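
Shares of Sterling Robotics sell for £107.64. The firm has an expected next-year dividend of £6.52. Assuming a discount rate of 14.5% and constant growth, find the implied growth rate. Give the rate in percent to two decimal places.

8.44%

From P₀ = D₁/(r − g), the implied growth is g = r − D₁/P₀.
g = 0.145 − 6.52/107.64 = 0.145 − 0.06057 = 0.08443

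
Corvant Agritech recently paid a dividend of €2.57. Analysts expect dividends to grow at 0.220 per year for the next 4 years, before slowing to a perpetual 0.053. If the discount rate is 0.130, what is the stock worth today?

Two-stage DDM. Project D₁…D_4 at 0.22, terminal growth 0.053, discount at r = 0.13.
D_1 = 3.1354
D_2 = 3.8252
D_3 = 4.6667
D_4 = 5.6934
Terminal value at t=4: TV = D_5/(r−g) = 5.9952/(0.13−0.053) = 77.8592
P₀ = 3.1354/(1+0.13)^1 + 3.8252/(1+0.13)^2 + 4.6667/(1+0.13)^3 + 5.6934/(1+0.13)^4 + 77.8592/(1+0.13)^4 = 60.2490

€60.25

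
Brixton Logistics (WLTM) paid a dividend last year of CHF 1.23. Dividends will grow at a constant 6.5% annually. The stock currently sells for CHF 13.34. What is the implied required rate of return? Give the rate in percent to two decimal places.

Rearranging the constant-growth DDM: r = D₁/P₀ + g.
D₁ = 1.23 × (1 + 0.065) = 1.3099.
r = 1.3099 / 13.34 + 0.065 = 0.09820 + 0.065 = 0.16320

16.32%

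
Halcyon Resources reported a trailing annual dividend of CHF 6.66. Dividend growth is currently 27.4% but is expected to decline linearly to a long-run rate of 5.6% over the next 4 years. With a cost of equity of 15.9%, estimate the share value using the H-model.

CHF 96.47

H-model: P₀ = D₀[(1+g_L) + H(g_S−g_L)]/(r−g_L), with H = 4/2 = 2.
P₀ = 6.66 × [(1+0.056) + 2×(0.274−0.056)] / (0.159−0.056)
   = 6.66 × 1.4920 / 0.103 = 96.4730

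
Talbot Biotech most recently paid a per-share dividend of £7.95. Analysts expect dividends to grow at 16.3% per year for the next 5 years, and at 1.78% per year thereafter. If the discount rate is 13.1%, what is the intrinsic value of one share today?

Two-stage DDM. Project D₁…D_5 at 0.163, terminal growth 0.0178, discount at r = 0.131.
D_1 = 9.2459
D_2 = 10.7529
D_3 = 12.5057
D_4 = 14.5441
D_5 = 16.9148
Terminal value at t=5: TV = D_6/(r−g) = 17.2158/(0.131−0.0178) = 152.0834
P₀ = 9.2459/(1+0.131)^1 + 10.7529/(1+0.131)^2 + 12.5057/(1+0.131)^3 + 14.5441/(1+0.131)^4 + 16.9148/(1+0.131)^5 + 152.0834/(1+0.131)^5 = 125.4345

£125.43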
::::::::::
With the line containing "Talbot Biotech most" as the first and the final line of the entries above as the last, write out that span exactly and nothing more.

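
Talbot Biotech most recently paid a per-share dividend of £7.95. Analysts expect dividends to grow at 16.3% per year for the next 5 years, and at 1.78% per year thereafter. If the discount rate is 13.1%, what is the intrinsic value of one share today?

Two-stage DDM. Project D₁…D_5 at 0.163, terminal growth 0.0178, discount at r = 0.131.
D_1 = 9.2459
D_2 = 10.7529
D_3 = 12.5057
D_4 = 14.5441
D_5 = 16.9148
Terminal value at t=5: TV = D_6/(r−g) = 17.2158/(0.131−0.0178) = 152.0834
P₀ = 9.2459/(1+0.131)^1 + 10.7529/(1+0.131)^2 + 12.5057/(1+0.131)^3 + 14.5441/(1+0.131)^4 + 16.9148/(1+0.131)^5 + 152.0834/(1+0.131)^5 = 125.4345

£125.43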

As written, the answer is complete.